### Provided records
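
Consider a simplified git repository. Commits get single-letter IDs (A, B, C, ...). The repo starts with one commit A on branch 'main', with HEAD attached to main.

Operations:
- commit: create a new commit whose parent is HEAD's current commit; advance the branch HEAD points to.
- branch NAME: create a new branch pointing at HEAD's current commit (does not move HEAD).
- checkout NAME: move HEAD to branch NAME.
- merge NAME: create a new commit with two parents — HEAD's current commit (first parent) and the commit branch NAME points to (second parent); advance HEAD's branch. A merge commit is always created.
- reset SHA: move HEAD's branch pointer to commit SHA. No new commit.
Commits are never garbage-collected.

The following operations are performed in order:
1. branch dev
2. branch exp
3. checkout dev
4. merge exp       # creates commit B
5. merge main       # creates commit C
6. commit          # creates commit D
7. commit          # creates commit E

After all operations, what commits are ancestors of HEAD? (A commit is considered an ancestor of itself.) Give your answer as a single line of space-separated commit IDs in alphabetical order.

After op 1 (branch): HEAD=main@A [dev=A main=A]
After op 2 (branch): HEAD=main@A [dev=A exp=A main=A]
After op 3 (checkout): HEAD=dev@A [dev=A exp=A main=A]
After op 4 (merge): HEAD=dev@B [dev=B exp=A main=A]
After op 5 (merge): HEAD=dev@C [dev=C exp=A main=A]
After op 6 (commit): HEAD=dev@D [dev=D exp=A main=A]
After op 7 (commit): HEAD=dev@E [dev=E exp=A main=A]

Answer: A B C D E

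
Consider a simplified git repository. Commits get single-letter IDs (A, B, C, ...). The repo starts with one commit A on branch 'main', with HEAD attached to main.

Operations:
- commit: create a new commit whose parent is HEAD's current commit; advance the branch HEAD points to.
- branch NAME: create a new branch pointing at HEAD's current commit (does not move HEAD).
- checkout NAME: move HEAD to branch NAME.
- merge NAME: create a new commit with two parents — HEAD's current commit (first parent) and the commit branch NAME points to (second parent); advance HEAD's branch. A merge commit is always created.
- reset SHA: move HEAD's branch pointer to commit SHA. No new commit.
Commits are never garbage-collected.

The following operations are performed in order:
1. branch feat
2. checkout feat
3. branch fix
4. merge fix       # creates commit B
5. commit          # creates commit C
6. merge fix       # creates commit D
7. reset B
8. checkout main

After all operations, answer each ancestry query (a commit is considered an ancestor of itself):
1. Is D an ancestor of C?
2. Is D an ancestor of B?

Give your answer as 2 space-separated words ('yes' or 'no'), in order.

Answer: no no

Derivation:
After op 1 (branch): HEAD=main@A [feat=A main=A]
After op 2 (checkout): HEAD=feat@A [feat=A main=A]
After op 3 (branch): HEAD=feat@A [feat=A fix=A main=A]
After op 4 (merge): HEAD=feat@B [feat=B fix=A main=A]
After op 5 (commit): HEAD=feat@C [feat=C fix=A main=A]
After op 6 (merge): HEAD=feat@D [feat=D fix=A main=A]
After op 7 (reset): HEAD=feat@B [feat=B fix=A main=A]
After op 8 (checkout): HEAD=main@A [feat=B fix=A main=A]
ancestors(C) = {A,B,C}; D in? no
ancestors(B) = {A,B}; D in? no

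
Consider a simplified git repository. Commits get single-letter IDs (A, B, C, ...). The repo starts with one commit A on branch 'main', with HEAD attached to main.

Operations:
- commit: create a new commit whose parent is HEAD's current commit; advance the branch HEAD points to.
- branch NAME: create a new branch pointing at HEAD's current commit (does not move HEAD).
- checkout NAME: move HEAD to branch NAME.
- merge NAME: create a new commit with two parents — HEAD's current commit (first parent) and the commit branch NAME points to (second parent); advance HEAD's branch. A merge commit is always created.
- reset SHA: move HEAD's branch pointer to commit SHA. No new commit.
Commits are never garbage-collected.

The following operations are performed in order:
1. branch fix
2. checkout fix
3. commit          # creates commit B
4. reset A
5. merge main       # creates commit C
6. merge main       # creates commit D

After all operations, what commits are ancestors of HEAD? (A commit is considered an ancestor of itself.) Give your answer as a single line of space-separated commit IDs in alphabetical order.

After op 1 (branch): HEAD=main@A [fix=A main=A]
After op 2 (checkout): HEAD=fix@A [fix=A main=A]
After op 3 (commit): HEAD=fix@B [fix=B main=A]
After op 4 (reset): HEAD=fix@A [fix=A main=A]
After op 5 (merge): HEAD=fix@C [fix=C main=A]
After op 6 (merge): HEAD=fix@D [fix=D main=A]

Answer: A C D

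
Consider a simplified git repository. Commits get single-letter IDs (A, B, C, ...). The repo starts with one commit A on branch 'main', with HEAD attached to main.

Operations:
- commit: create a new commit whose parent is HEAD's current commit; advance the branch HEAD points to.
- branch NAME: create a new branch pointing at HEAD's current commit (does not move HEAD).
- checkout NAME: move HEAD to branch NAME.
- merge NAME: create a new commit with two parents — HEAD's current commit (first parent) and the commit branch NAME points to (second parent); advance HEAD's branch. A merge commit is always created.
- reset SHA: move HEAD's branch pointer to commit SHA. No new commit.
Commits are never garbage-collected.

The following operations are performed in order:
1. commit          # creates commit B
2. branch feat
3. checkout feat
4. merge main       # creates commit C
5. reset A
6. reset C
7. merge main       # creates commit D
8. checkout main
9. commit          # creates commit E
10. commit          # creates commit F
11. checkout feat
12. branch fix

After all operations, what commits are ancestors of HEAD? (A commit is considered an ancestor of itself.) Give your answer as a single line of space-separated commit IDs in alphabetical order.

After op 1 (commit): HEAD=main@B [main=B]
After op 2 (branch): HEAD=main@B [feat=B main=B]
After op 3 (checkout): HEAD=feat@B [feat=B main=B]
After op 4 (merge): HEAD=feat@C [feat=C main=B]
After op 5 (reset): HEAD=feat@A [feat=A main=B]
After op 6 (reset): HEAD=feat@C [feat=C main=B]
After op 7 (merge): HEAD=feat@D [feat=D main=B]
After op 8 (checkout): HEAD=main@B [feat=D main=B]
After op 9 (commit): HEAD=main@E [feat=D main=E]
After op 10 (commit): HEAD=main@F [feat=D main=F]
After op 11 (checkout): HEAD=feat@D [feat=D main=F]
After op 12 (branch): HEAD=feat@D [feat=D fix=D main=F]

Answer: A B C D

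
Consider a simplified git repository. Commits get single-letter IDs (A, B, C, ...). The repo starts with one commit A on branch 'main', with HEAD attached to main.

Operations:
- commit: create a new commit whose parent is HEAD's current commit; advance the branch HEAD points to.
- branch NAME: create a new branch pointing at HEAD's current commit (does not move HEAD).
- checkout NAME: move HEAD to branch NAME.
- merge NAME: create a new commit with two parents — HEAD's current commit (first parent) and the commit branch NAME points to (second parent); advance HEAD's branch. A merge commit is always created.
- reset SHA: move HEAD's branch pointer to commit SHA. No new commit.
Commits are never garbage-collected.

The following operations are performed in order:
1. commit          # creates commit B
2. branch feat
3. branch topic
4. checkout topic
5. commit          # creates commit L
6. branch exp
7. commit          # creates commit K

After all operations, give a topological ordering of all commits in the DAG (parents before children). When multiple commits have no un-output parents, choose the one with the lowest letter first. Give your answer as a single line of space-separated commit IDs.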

### Directions
Retype the listing above in full, exactly as it stands.

### Written solution
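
Consider a simplified git repository. Commits get single-letter IDs (A, B, C, ...). The repo starts with one commit A on branch 'main', with HEAD attached to main.

Operations:
- commit: create a new commit whose parent is HEAD's current commit; advance the branch HEAD points to.
- branch NAME: create a new branch pointing at HEAD's current commit (does not move HEAD).
- checkout NAME: move HEAD to branch NAME.
- merge NAME: create a new commit with two parents — HEAD's current commit (first parent) and the commit branch NAME points to (second parent); advance HEAD's branch. A merge commit is always created.
- reset SHA: move HEAD's branch pointer to commit SHA. No new commit.
Commits are never garbage-collected.

The following operations are performed in order:
1. branch dev
2. branch exp
3. checkout dev
4. merge exp       # creates commit B
5. merge main       # creates commit C
6. commit          # creates commit D
7. commit          # creates commit E

After all operations, what commits are ancestors of HEAD? (A commit is considered an ancestor of itself.) Give your answer as a single line of space-separated commit IDs in alphabetical order.

After op 1 (branch): HEAD=main@A [dev=A main=A]
After op 2 (branch): HEAD=main@A [dev=A exp=A main=A]
After op 3 (checkout): HEAD=dev@A [dev=A exp=A main=A]
After op 4 (merge): HEAD=dev@B [dev=B exp=A main=A]
After op 5 (merge): HEAD=dev@C [dev=C exp=A main=A]
After op 6 (commit): HEAD=dev@D [dev=D exp=A main=A]
After op 7 (commit): HEAD=dev@E [dev=E exp=A main=A]

Answer: A B C D E

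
Consider a simplified git repository. Commits get single-letter IDs (A, B, C, ...). The repo starts with one commit A on branch 'main', with HEAD attached to main.

Operations:
- commit: create a new commit whose parent is HEAD's current commit; advance the branch HEAD points to.
- branch NAME: create a new branch pointing at HEAD's current commit (does not move HEAD).
- checkout NAME: move HEAD to branch NAME.
- merge NAME: create a new commit with two parents — HEAD's current commit (first parent) and the commit branch NAME points to (second parent); advance HEAD's branch. A merge commit is always created.
- reset SHA: move HEAD's branch pointer to commit SHA. No new commit.
Commits are never garbage-collected.

The following operations are performed in order:
1. branch feat
2. checkout feat
3. branch fix
4. merge fix       # creates commit B
5. commit          # creates commit C
6. merge fix       # creates commit D
7. reset B
8. checkout main

After all operations, answer each ancestry query (a commit is considered an ancestor of itself):
1. Is D an ancestor of C?
2. Is D an ancestor of B?

Give your answer as 2 space-separated words ('yes' or 'no'), in order.

Answer: no no

Derivation:
After op 1 (branch): HEAD=main@A [feat=A main=A]
After op 2 (checkout): HEAD=feat@A [feat=A main=A]
After op 3 (branch): HEAD=feat@A [feat=A fix=A main=A]
After op 4 (merge): HEAD=feat@B [feat=B fix=A main=A]
After op 5 (commit): HEAD=feat@C [feat=C fix=A main=A]
After op 6 (merge): HEAD=feat@D [feat=D fix=A main=A]
After op 7 (reset): HEAD=feat@B [feat=B fix=A main=A]
After op 8 (checkout): HEAD=main@A [feat=B fix=A main=A]
ancestors(C) = {A,B,C}; D in? no
ancestors(B) = {A,B}; D in? no

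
Consider a simplified git repository. Commits get single-letter IDs (A, B, C, ...). The repo starts with one commit A on branch 'main', with HEAD attached to main.

Operations:
- commit: create a new commit whose parent is HEAD's current commit; advance the branch HEAD points to.
- branch NAME: create a new branch pointing at HEAD's current commit (does not move HEAD).
- checkout NAME: move HEAD to branch NAME.
- merge NAME: create a new commit with two parents — HEAD's current commit (first parent) and the commit branch NAME points to (second parent); advance HEAD's branch. A merge commit is always created.
- reset SHA: move HEAD's branch pointer to commit SHA. No new commit.
Commits are never garbage-collected.

The following operations are performed in order:
1. branch fix
2. checkout fix
3. commit          # creates commit B
4. reset A
5. merge main       # creates commit C
6. merge main       # creates commit D

After all operations, what commits are ancestors of HEAD? (A commit is considered an ancestor of itself.) Give your answer as a single line of space-separated commit IDs in alphabetical order.

After op 1 (branch): HEAD=main@A [fix=A main=A]
After op 2 (checkout): HEAD=fix@A [fix=A main=A]
After op 3 (commit): HEAD=fix@B [fix=B main=A]
After op 4 (reset): HEAD=fix@A [fix=A main=A]
After op 5 (merge): HEAD=fix@C [fix=C main=A]
After op 6 (merge): HEAD=fix@D [fix=D main=A]

Answer: A C D

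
Consider a simplified git repository. Commits get single-letter IDs (A, B, C, ...). The repo starts with one commit A on branch 'main', with HEAD attached to main.

Operations:
- commit: create a new commit whose parent is HEAD's current commit; advance the branch HEAD points to.
- branch NAME: create a new branch pointing at HEAD's current commit (does not move HEAD).
- checkout NAME: move HEAD to branch NAME.
- merge NAME: create a new commit with two parents — HEAD's current commit (first parent) and the commit branch NAME points to (second parent); advance HEAD's branch. A merge commit is always created.
- reset SHA: move HEAD's branch pointer to commit SHA. No new commit.
Commits are never garbage-collected.

The following operations are performed in order:
1. commit          # creates commit B
2. branch feat
3. checkout feat
4. merge main       # creates commit C
5. reset A
6. reset C
7. merge main       # creates commit D
8. checkout main
9. commit          # creates commit E
10. commit          # creates commit F
11. checkout feat
12. branch fix

After all operations, what commits are ancestors of HEAD? (A commit is considered an ancestor of itself.) Give your answer as a single line of space-separated commit IDs in alphabetical order.

After op 1 (commit): HEAD=main@B [main=B]
After op 2 (branch): HEAD=main@B [feat=B main=B]
After op 3 (checkout): HEAD=feat@B [feat=B main=B]
After op 4 (merge): HEAD=feat@C [feat=C main=B]
After op 5 (reset): HEAD=feat@A [feat=A main=B]
After op 6 (reset): HEAD=feat@C [feat=C main=B]
After op 7 (merge): HEAD=feat@D [feat=D main=B]
After op 8 (checkout): HEAD=main@B [feat=D main=B]
After op 9 (commit): HEAD=main@E [feat=D main=E]
After op 10 (commit): HEAD=main@F [feat=D main=F]
After op 11 (checkout): HEAD=feat@D [feat=D main=F]
After op 12 (branch): HEAD=feat@D [feat=D fix=D main=F]

Answer: A B C D

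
Consider a simplified git repository. Commits get single-letter IDs (A, B, C, ...). The repo starts with one commit A on branch 'main', with HEAD attached to main.

Operations:
- commit: create a new commit whose parent is HEAD's current commit; advance the branch HEAD points to.
- branch NAME: create a new branch pointing at HEAD's current commit (does not move HEAD).
- checkout NAME: move HEAD to branch NAME.
- merge NAME: create a new commit with two parents — HEAD's current commit (first parent) and the commit branch NAME points to (second parent); advance HEAD's branch. A merge commit is always created.
- reset SHA: move HEAD's branch pointer to commit SHA. No new commit.
Commits are never garbage-collected.

The following operations are performed in order:
1. commit          # creates commit B
2. branch feat
3. branch topic
4. checkout topic
5. commit          # creates commit L
6. branch exp
7. commit          # creates commit K

After all operations, give a topological ordering of all commits in the DAG (parents before children). When multiple commits have no un-output parents, choose the one with the lowest letter first. Give your answer as a single line of space-separated commit IDs.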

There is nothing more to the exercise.